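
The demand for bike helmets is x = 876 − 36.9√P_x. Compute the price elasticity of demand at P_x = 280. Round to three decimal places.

-1.194

At P_x = 280, x = 258.5449.
dx/dP_x = −36.9/(2√P_x) = −36.9/(2·16.7332).
Point elasticity E = (dx/dP_x)·(P_x/x) = -1.1026 × 280/258.5449 ≈ -1.194.
|E| > 1, so demand is elastic at this price.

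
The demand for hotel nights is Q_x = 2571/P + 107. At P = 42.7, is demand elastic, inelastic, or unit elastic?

inelastic

At P = 42.7, Q_x = 167.2108.
dQ_x/dP = −2571/P² = −1.4101.
Point elasticity E = (dQ_x/dP)·(P/Q_x) = -1.4101 × 42.7/167.2108 ≈ -0.360.
|E| ≈ 0.360 < 1, so demand is inelastic.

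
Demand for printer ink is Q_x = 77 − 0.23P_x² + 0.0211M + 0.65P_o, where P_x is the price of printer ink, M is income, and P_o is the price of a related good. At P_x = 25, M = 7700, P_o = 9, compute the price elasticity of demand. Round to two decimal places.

At the given point, Q_x = 77 − 0.23(25)² + 0.0211(7700) + 0.65(9) = 77 − 143.75 + 162.47 + 5.85 = 101.57.
∂Q_x/∂P_x = −2·0.23·P_x = -11.5, so E_p = -11.5·(25/101.57) ≈ -2.83.
|E_p| > 1: demand is elastic.

-2.83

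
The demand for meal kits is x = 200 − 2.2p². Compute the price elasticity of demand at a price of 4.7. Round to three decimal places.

-0.642

At p = 4.7, x = 151.402.
dx/dp = −2·2.2·p = −20.68.
Point elasticity E = (dx/dp)·(p/x) = -20.68 × 4.7/151.402 ≈ -0.642.
|E| < 1, so demand is inelastic at this price.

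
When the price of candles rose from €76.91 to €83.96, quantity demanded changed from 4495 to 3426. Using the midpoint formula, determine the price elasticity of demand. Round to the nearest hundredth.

%Δq = (3426 − 4495)/[(4495 + 3426)/2] = -1069/3960.5 ≈ -0.2699.
%ΔP = (83.96 − 76.91)/[(76.91 + 83.96)/2] = 7.05/80.435 ≈ 0.0876.
Arc elasticity E = %Δq/%ΔP ≈ -0.2699/0.0876 ≈ -3.08.
|E| > 1: demand is elastic over this range.

-3.08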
::::
Output exactly the lines from the one with "The demand for meal" through the final line of the listing above.

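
The demand for meal kits is x = 200 − 2.2p². Compute the price elasticity of demand at a price of 4.7. Round to three decimal places.

-0.642

At p = 4.7, x = 151.402.
dx/dp = −2·2.2·p = −20.68.
Point elasticity E = (dx/dp)·(p/x) = -20.68 × 4.7/151.402 ≈ -0.642.
|E| < 1, so demand is inelastic at this price.

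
When the price of candles rose from €76.91 to €83.96, quantity demanded changed from 4495 to 3426. Using the midpoint formula, determine the price elasticity of demand. Round to the nearest hundredth.

%Δq = (3426 − 4495)/[(4495 + 3426)/2] = -1069/3960.5 ≈ -0.2699.
%ΔP = (83.96 − 76.91)/[(76.91 + 83.96)/2] = 7.05/80.435 ≈ 0.0876.
Arc elasticity E = %Δq/%ΔP ≈ -0.2699/0.0876 ≈ -3.08.
|E| > 1: demand is elastic over this range.

-3.08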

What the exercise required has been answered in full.